Excerpted data Block Start
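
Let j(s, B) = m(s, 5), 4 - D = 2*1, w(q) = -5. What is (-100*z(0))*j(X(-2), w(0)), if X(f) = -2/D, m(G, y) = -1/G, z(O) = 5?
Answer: -500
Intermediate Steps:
D = 2 (D = 4 - 2 = 2)
X(f) = -1 (X(f) = -2/2 = -2*1/2 = -1)
j(s, B) = -1/s
(-100*z(0))*j(X(-2), w(0)) = (-100*5)*(-1/(-1)) = -(-500)*(-1) = -500*1 = -500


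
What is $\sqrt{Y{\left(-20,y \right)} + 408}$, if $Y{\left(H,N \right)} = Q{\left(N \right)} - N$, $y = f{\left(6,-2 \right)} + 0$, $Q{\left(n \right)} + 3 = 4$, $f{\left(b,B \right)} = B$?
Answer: $\sqrt{411} \approx 20.273$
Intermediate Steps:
$Q{\left(n \right)} = 1$ ($Q{\left(n \right)} = -3 + 4 = 1$)
$y = -2$ ($y = -2 + 0 = -2$)
$Y{\left(H,N \right)} = 1 - N$
$\sqrt{Y{\left(-20,y \right)} + 408} = \sqrt{\left(1 - -2\right) + 408} = \sqrt{\left(1 + 2\right) + 408} = \sqrt{3 + 408} = \sqrt{411}$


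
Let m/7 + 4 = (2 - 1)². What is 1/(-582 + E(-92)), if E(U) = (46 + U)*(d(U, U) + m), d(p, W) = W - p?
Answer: 1/384 ≈ 0.0026042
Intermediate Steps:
m = -21 (m = -28 + 7*(2 - 1)² = -28 + 7*1² = -28 + 7*1 = -28 + 7 = -21)
E(U) = -966 - 21*U (E(U) = (46 + U)*((U - U) - 21) = (46 + U)*(0 - 21) = (46 + U)*(-21) = -966 - 21*U)
1/(-582 + E(-92)) = 1/(-582 + (-966 - 21*(-92))) = 1/(-582 + (-966 + 1932)) = 1/(-582 + 966) = 1/384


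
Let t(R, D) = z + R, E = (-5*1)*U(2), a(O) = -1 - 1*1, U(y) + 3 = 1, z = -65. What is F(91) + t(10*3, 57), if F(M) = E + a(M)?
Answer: -27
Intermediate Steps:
U(y) = -2 (U(y) = -3 + 1 = -2)
a(O) = -2 (a(O) = -1 - 1 = -2)
E = 10 (E = -5*1*(-2) = -5*(-2) = 10)
t(R, D) = -65 + R
F(M) = 8 (F(M) = 10 - 2 = 8)
F(91) + t(10*3, 57) = 8 + (-65 + 10*3) = 8 + (-65 + 30) = 8 - 35 = -27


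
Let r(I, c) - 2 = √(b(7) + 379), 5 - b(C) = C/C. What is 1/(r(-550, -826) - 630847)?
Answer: -630845/397965413642 - √383/397965413642 ≈ -1.5852e-6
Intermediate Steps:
b(C) = 4 (b(C) = 5 - C/C = 5 - 1*1 = 5 - 1 = 4)
r(I, c) = 2 + √383 (r(I, c) = 2 + √(4 + 379) = 2 + √383)
1/(r(-550, -826) - 630847) = 1/((2 + √383) - 630847) = 1/(-630845 + √383)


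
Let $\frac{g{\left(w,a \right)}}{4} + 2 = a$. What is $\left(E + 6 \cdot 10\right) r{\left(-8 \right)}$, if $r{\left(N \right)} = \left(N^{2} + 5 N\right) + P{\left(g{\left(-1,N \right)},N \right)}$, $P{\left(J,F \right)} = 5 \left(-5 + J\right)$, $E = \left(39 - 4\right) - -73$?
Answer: $-33768$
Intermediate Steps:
$g{\left(w,a \right)} = -8 + 4 a$
$E = 108$ ($E = \left(39 - 4\right) + 73 = 35 + 73 = 108$)
$P{\left(J,F \right)} = -25 + 5 J$
$r{\left(N \right)} = -65 + N^{2} + 25 N$ ($r{\left(N \right)} = \left(N^{2} + 5 N\right) + \left(-25 + 5 \left(-8 + 4 N\right)\right) = \left(N^{2} + 5 N\right) + \left(-25 + \left(-40 + 20 N\right)\right) = \left(N^{2} + 5 N\right) + \left(-65 + 20 N\right) = -65 + N^{2} + 25 N$)
$\left(E + 6 \cdot 10\right) r{\left(-8 \right)} = \left(108 + 6 \cdot 10\right) \left(-65 + \left(-8\right)^{2} + 25 \left(-8\right)\right) = \left(108 + 60\right) \left(-65 + 64 - 200\right) = 168 \left(-201\right) = -33768$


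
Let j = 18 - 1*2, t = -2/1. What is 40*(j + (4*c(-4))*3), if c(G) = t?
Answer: -320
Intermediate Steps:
t = -2 (t = -2*1 = -2)
c(G) = -2
j = 16 (j = 18 - 2 = 16)
40*(j + (4*c(-4))*3) = 40*(16 + (4*(-2))*3) = 40*(16 - 8*3) = 40*(16 - 24) = 40*(-8) = -320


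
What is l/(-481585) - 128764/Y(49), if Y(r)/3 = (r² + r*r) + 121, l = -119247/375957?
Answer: -2590377409712293/297111668277645 ≈ -8.7185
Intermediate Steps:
l = -39749/125319 (l = -119247*1/375957 = -39749/125319 ≈ -0.31718)
Y(r) = 363 + 6*r² (Y(r) = 3*((r² + r*r) + 121) = 3*((r² + r²) + 121) = 3*(2*r² + 121) = 3*(121 + 2*r²) = 363 + 6*r²)
l/(-481585) - 128764/Y(49) = -39749/125319/(-481585) - 128764/(363 + 6*49²) = -39749/125319*(-1/481585) - 128764/(363 + 6*2401) = 39749/60351750615 - 128764/(363 + 14406) = 39749/60351750615 - 128764/14769 = -2590377409712293/297111668277645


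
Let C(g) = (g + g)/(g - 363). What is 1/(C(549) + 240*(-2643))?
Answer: -31/19663737 ≈ -1.5765e-6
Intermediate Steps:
C(g) = 2*g/(-363 + g) (C(g) = (2*g)/(-363 + g) = 2*g/(-363 + g))
1/(C(549) + 240*(-2643)) = 1/(2*549/(-363 + 549) + 240*(-2643)) = 1/(2*549/186 - 634320) = 1/(2*549*(1/186) - 634320) = 1/(183/31 - 634320) = 1/(-19663737/31) = -31/19663737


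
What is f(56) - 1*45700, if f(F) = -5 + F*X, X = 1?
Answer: -45649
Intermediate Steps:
f(F) = -5 + F (f(F) = -5 + F*1 = -5 + F)
f(56) - 1*45700 = (-5 + 56) - 1*45700 = 51 - 45700 = -45649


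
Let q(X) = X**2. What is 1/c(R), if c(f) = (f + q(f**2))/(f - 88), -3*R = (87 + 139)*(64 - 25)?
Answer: -17/418588375491 ≈ -4.0613e-11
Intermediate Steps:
R = -2938 (R = -(87 + 139)*(64 - 25)/3 = -226*39/3 = -1/3*8814 = -2938)
c(f) = (f + f**4)/(-88 + f) (c(f) = (f + (f**2)**2)/(f - 88) = (f + f**4)/(-88 + f))
1/c(R) = 1/((-2938 + (-2938)**4)/(-88 - 2938)) = 1/((-2938 + 74508730840336)/(-3026)) = 1/(-1/3026*74508730837398) = 1/(-418588375491/17) = -17/418588375491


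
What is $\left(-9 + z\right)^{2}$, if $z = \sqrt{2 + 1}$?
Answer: $\left(9 - \sqrt{3}\right)^{2} \approx 52.823$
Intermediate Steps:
$z = \sqrt{3} \approx 1.732$
$\left(-9 + z\right)^{2} = \left(-9 + \sqrt{3}\right)^{2}$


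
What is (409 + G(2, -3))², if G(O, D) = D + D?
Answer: 162409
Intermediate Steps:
G(O, D) = 2*D
(409 + G(2, -3))² = (409 + 2*(-3))² = (409 - 6)² = 403² = 162409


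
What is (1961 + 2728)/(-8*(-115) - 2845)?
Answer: -4689/1925 ≈ -2.4358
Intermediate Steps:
(1961 + 2728)/(-8*(-115) - 2845) = 4689/(920 - 2845) = 4689/(-1925) = 4689*(-1/1925) = -4689/1925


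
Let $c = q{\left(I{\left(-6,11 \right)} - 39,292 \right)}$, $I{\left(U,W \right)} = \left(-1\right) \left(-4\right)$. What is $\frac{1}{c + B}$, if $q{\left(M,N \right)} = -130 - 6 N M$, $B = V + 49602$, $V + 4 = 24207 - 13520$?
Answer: $\frac{1}{121475} \approx 8.2321 \cdot 10^{-6}$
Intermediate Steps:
$I{\left(U,W \right)} = 4$
$V = 10683$ ($V = -4 + \left(24207 - 13520\right) = -4 + 10687 = 10683$)
$B = 60285$ ($B = 10683 + 49602 = 60285$)
$q{\left(M,N \right)} = -130 - 6 M N$
$c = 61190$ ($c = -130 - 6 \left(4 - 39\right) 292 = -130 - \left(-210\right) 292 = -130 + 61320 = 61190$)
$\frac{1}{c + B} = \frac{1}{61190 + 60285} = \frac{1}{121475}$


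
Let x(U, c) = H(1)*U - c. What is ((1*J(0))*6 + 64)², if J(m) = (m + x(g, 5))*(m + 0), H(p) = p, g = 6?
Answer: 4096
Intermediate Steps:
x(U, c) = U - c (x(U, c) = 1*U - c = U - c)
J(m) = m*(1 + m) (J(m) = (m + (6 - 1*5))*(m + 0) = (m + (6 - 5))*m = (m + 1)*m = (1 + m)*m = m*(1 + m))
((1*J(0))*6 + 64)² = ((1*(0*(1 + 0)))*6 + 64)² = ((1*(0*1))*6 + 64)² = ((1*0)*6 + 64)² = (0*6 + 64)² = (0 + 64)² = 64² = 4096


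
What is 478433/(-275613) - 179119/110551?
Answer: -102258771530/30469292763 ≈ -3.3561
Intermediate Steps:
478433/(-275613) - 179119/110551 = 478433*(-1/275613) - 179119*1/110551 = -478433/275613 - 179119/110551 = -102258771530/30469292763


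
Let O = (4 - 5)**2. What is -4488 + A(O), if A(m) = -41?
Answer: -4529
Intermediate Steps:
O = 1 (O = (-1)**2 = 1)
-4488 + A(O) = -4488 - 41 = -4529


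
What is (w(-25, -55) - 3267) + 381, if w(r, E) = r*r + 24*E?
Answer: -3581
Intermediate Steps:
w(r, E) = r**2 + 24*E
(w(-25, -55) - 3267) + 381 = (((-25)**2 + 24*(-55)) - 3267) + 381 = ((625 - 1320) - 3267) + 381 = (-695 - 3267) + 381 = -3962 + 381 = -3581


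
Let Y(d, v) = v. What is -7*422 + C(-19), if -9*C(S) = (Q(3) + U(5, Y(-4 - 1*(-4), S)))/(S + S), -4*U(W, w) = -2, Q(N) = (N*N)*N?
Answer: -2020481/684 ≈ -2953.9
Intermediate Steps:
Q(N) = N³ (Q(N) = N²*N = N³)
U(W, w) = ½ (U(W, w) = -¼*(-2) = ½)
C(S) = -55/(36*S) (C(S) = -(3³ + ½)/(9*(S + S)) = -(27 + ½)/(9*(2*S)) = -55*1/(2*S)/18 = -55/(36*S))
-7*422 + C(-19) = -7*422 - 55/36/(-19) = -2954 - 55/36*(-1/19) = -2954 + 55/684 = -2020481/684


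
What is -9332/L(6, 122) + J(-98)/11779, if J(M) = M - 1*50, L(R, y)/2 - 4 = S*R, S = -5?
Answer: 27478483/153127 ≈ 179.45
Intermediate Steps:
L(R, y) = 8 - 10*R (L(R, y) = 8 + 2*(-5*R) = 8 - 10*R)
J(M) = -50 + M (J(M) = M - 50 = -50 + M)
-9332/L(6, 122) + J(-98)/11779 = -9332/(8 - 10*6) + (-50 - 98)/11779 = -9332/(8 - 60) - 148*1/11779 = -9332/(-52) - 148/11779 = -9332*(-1/52) - 148/11779 = 2333/13 - 148/11779 = 27478483/153127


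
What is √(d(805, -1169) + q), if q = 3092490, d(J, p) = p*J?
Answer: √2151445 ≈ 1466.8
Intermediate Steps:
d(J, p) = J*p
√(d(805, -1169) + q) = √(805*(-1169) + 3092490) = √(-941045 + 3092490) = √2151445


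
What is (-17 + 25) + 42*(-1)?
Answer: -34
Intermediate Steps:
(-17 + 25) + 42*(-1) = 8 - 42 = -34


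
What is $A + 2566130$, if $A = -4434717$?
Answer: $-1868587$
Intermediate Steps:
$A + 2566130 = -4434717 + 2566130 = -1868587$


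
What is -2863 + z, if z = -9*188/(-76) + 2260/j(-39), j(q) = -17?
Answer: -960498/323 ≈ -2973.7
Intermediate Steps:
z = -35749/323 (z = -9*188/(-76) + 2260/(-17) = -1692*(-1/76) + 2260*(-1/17) = 423/19 - 2260/17 = -35749/323 ≈ -110.68)
-2863 + z = -2863 - 35749/323 = -960498/323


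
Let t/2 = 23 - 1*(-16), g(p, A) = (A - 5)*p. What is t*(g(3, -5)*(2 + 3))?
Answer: -11700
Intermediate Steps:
g(p, A) = p*(-5 + A) (g(p, A) = (-5 + A)*p = p*(-5 + A))
t = 78 (t = 2*(23 - 1*(-16)) = 2*(23 + 16) = 2*39 = 78)
t*(g(3, -5)*(2 + 3)) = 78*((3*(-5 - 5))*(2 + 3)) = 78*((3*(-10))*5) = 78*(-30*5) = 78*(-150) = -11700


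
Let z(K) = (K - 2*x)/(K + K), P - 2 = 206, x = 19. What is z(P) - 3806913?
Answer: -791837819/208 ≈ -3.8069e+6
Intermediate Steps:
P = 208 (P = 2 + 206 = 208)
z(K) = (-38 + K)/(2*K) (z(K) = (K - 2*19)/(K + K) = (K - 38)/((2*K)) = (-38 + K)*(1/(2*K)) = (-38 + K)/(2*K))
z(P) - 3806913 = (1/2)*(-38 + 208)/208 - 3806913 = (1/2)*(1/208)*170 - 3806913 = 85/208 - 3806913 = -791837819/208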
Excerpted data Block End
◆ Your objective: Using the entries shown above, reproduce verbatim the lines from the line bearing "Answer: 1/384 ≈ 0.0026042" to the line bearing "Answer: -27", inclusive.

◆ Exercise answer:
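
Answer: 1/384 ≈ 0.0026042
Intermediate Steps:
m = -21 (m = -28 + 7*(2 - 1)² = -28 + 7*1² = -28 + 7*1 = -28 + 7 = -21)
E(U) = -966 - 21*U (E(U) = (46 + U)*((U - U) - 21) = (46 + U)*(0 - 21) = (46 + U)*(-21) = -966 - 21*U)
1/(-582 + E(-92)) = 1/(-582 + (-966 - 21*(-92))) = 1/(-582 + (-966 + 1932)) = 1/(-582 + 966) = 1/384


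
Let t(R, D) = z + R, E = (-5*1)*U(2), a(O) = -1 - 1*1, U(y) + 3 = 1, z = -65. What is F(91) + t(10*3, 57), if F(M) = E + a(M)?
Answer: -27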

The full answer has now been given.